═══ SUPPLIED MATERIAL ═══

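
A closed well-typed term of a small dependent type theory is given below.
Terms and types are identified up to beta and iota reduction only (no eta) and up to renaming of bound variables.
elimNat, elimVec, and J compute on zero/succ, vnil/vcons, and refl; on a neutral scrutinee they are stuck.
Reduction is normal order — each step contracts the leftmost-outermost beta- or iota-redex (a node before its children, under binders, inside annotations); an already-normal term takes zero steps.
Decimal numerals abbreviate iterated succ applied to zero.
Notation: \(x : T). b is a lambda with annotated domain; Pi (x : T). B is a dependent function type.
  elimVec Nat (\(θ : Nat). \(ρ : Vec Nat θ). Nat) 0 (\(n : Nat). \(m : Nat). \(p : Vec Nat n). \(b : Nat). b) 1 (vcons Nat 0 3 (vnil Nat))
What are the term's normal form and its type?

reduced normal form:
  0
inferred type:
  Nat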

═══

TASK ITEM: All the records above need to be restated exactly, line by line.

OUTPUT BELOW:
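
A closed well-typed term of a small dependent type theory is given below.
Terms and types are identified up to beta and iota reduction only (no eta) and up to renaming of bound variables.
elimNat, elimVec, and J compute on zero/succ, vnil/vcons, and refl; on a neutral scrutinee they are stuck.
Reduction is normal order — each step contracts the leftmost-outermost beta- or iota-redex (a node before its children, under binders, inside annotations); an already-normal term takes zero steps.
Decimal numerals abbreviate iterated succ applied to zero.
Notation: \(x : T). b is a lambda with annotated domain; Pi (x : T). B is a dependent function type.
  elimVec Nat (\(θ : Nat). \(ρ : Vec Nat θ). Nat) 0 (\(n : Nat). \(m : Nat). \(p : Vec Nat n). \(b : Nat). b) 1 (vcons Nat 0 3 (vnil Nat))
What are the term's normal form and its type?

reduced normal form:
  0
inferred type:
  Nat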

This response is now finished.